Assignment: Of all the lines below, return only those starting with the line holding "C: storage 46" and going on through the line holding "Which configs are Pareto-optimal?", exactly as written.

Stored items:
+ + + + +

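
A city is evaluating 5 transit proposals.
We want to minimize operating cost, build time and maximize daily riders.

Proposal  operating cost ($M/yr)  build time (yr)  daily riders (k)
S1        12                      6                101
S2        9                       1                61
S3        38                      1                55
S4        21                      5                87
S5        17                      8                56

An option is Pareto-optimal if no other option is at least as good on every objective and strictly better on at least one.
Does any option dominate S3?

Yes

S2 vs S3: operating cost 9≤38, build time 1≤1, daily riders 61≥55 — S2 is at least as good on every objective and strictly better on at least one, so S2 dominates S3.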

+ + + + +

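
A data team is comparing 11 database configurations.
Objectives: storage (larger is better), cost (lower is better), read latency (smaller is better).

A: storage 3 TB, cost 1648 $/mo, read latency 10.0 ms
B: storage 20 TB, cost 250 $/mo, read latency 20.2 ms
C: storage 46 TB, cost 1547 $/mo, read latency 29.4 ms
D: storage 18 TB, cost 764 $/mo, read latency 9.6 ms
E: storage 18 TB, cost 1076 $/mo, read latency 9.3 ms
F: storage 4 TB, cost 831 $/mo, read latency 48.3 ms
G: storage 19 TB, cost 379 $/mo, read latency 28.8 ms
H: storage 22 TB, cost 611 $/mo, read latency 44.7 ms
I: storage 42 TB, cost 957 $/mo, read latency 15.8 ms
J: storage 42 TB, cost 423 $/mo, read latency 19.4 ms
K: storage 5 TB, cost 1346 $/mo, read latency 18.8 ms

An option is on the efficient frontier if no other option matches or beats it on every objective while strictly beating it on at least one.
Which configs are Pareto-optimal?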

+ + + + +

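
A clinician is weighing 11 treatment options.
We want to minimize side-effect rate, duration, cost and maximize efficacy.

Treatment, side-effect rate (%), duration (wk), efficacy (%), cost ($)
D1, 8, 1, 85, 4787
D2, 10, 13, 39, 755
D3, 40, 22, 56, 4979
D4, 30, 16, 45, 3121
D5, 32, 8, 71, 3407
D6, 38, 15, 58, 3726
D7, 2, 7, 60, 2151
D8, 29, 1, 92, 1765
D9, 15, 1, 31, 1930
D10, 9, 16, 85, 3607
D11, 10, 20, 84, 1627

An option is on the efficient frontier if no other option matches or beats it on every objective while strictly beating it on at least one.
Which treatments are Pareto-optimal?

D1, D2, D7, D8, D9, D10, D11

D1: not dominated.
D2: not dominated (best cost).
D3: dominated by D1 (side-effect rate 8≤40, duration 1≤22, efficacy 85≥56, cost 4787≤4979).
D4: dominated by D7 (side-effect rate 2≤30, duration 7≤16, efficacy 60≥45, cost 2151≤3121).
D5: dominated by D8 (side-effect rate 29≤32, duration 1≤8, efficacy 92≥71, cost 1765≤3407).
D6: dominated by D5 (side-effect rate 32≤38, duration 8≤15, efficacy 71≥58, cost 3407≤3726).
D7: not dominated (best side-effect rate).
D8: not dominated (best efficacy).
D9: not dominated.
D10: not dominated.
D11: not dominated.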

+ + + + +

Output of the task:
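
C: storage 46 TB, cost 1547 $/mo, read latency 29.4 ms
D: storage 18 TB, cost 764 $/mo, read latency 9.6 ms
E: storage 18 TB, cost 1076 $/mo, read latency 9.3 ms
F: storage 4 TB, cost 831 $/mo, read latency 48.3 ms
G: storage 19 TB, cost 379 $/mo, read latency 28.8 ms
H: storage 22 TB, cost 611 $/mo, read latency 44.7 ms
I: storage 42 TB, cost 957 $/mo, read latency 15.8 ms
J: storage 42 TB, cost 423 $/mo, read latency 19.4 ms
K: storage 5 TB, cost 1346 $/mo, read latency 18.8 ms

An option is on the efficient frontier if no other option matches or beats it on every objective while strictly beating it on at least one.
Which configs are Pareto-optimal?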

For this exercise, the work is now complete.